For the data below, give again exactly the lines from the one containing "β = 54° → s = 3.6000 mm" through the one containing "Motion laws, with", both ends included, and no others.

Stored dataset items:
****************************************

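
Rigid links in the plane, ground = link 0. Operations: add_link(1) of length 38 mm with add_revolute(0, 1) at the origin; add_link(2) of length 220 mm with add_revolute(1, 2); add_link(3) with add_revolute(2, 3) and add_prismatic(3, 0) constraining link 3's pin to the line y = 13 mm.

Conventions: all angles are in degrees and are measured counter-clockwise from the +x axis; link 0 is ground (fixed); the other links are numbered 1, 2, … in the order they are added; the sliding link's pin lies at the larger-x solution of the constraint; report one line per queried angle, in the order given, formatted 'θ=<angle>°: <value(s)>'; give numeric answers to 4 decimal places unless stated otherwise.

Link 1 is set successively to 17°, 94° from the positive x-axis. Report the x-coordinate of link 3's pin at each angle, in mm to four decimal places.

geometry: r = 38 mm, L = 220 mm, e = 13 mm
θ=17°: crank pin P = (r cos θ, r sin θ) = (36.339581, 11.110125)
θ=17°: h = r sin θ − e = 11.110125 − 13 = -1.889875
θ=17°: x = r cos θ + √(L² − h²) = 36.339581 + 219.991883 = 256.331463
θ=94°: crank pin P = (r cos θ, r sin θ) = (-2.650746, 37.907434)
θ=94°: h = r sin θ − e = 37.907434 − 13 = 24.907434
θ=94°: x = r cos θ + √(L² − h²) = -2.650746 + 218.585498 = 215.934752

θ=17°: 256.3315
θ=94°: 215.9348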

****************************************

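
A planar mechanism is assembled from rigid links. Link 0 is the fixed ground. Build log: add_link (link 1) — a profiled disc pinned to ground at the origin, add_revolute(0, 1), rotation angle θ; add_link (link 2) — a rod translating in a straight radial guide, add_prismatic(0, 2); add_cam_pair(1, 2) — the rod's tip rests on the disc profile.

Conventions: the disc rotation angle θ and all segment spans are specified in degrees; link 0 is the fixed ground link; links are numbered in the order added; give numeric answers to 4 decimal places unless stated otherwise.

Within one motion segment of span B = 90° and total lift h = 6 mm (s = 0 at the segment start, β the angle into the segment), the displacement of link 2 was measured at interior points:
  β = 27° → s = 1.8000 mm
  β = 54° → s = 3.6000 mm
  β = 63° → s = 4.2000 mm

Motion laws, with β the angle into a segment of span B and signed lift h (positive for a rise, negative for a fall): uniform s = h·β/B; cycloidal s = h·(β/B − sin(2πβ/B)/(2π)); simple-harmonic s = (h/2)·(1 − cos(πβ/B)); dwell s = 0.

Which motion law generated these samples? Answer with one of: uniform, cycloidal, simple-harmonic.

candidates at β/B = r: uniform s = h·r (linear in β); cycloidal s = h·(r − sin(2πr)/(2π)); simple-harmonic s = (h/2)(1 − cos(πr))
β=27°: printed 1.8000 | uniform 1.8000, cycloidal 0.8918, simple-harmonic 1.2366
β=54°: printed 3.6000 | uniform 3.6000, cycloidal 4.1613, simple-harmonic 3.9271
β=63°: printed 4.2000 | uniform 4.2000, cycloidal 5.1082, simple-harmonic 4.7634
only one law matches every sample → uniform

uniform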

****************************************

§ **ANSWER BOX**
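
  β = 54° → s = 3.6000 mm
  β = 63° → s = 4.2000 mm

Motion laws, with β the angle into a segment of span B and signed lift h (positive for a rise, negative for a fall): uniform s = h·β/B; cycloidal s = h·(β/B − sin(2πβ/B)/(2π)); simple-harmonic s = (h/2)·(1 − cos(πβ/B)); dwell s = 0.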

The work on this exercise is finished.